**What to do**. The entries below must be repeated exactly. None may be skipped.

Dataset entries
○ ○ ○ ○ ○

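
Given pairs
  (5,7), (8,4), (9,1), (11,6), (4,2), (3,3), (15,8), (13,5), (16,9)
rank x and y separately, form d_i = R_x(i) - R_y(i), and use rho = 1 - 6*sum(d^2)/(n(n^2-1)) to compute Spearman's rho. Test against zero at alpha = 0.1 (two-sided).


Step 1: Rank x and y separately (midranks; no ties here).
rank(x): 5->3, 8->4, 9->5, 11->6, 4->2, 3->1, 15->8, 13->7, 16->9
rank(y): 7->7, 4->4, 1->1, 6->6, 2->2, 3->3, 8->8, 5->5, 9->9
Step 2: d_i = R_x(i) - R_y(i); compute d_i^2.
  (3-7)^2=16, (4-4)^2=0, (5-1)^2=16, (6-6)^2=0, (2-2)^2=0, (1-3)^2=4, (8-8)^2=0, (7-5)^2=4, (9-9)^2=0
sum(d^2) = 40.
Step 3: rho = 1 - 6*40 / (9*(9^2 - 1)) = 1 - 240/720 = 0.666667.
Step 4: Under H0, t = rho * sqrt((n-2)/(1-rho^2)) = 2.3664 ~ t(7).
Step 5: Two-sided p-value from the t-distribution with 7 df = 0.049867.
Step 6: alpha = 0.1. reject H0.

rho = 0.6667, p = 0.049867, reject H0 at alpha = 0.1.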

○ ○ ○ ○ ○

**Completed exercise**.
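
Given pairs
  (5,7), (8,4), (9,1), (11,6), (4,2), (3,3), (15,8), (13,5), (16,9)
rank x and y separately, form d_i = R_x(i) - R_y(i), and use rho = 1 - 6*sum(d^2)/(n(n^2-1)) to compute Spearman's rho. Test against zero at alpha = 0.1 (two-sided).


Step 1: Rank x and y separately (midranks; no ties here).
rank(x): 5->3, 8->4, 9->5, 11->6, 4->2, 3->1, 15->8, 13->7, 16->9
rank(y): 7->7, 4->4, 1->1, 6->6, 2->2, 3->3, 8->8, 5->5, 9->9
Step 2: d_i = R_x(i) - R_y(i); compute d_i^2.
  (3-7)^2=16, (4-4)^2=0, (5-1)^2=16, (6-6)^2=0, (2-2)^2=0, (1-3)^2=4, (8-8)^2=0, (7-5)^2=4, (9-9)^2=0
sum(d^2) = 40.
Step 3: rho = 1 - 6*40 / (9*(9^2 - 1)) = 1 - 240/720 = 0.666667.
Step 4: Under H0, t = rho * sqrt((n-2)/(1-rho^2)) = 2.3664 ~ t(7).
Step 5: Two-sided p-value from the t-distribution with 7 df = 0.049867.
Step 6: alpha = 0.1. reject H0.

rho = 0.6667, p = 0.049867, reject H0 at alpha = 0.1.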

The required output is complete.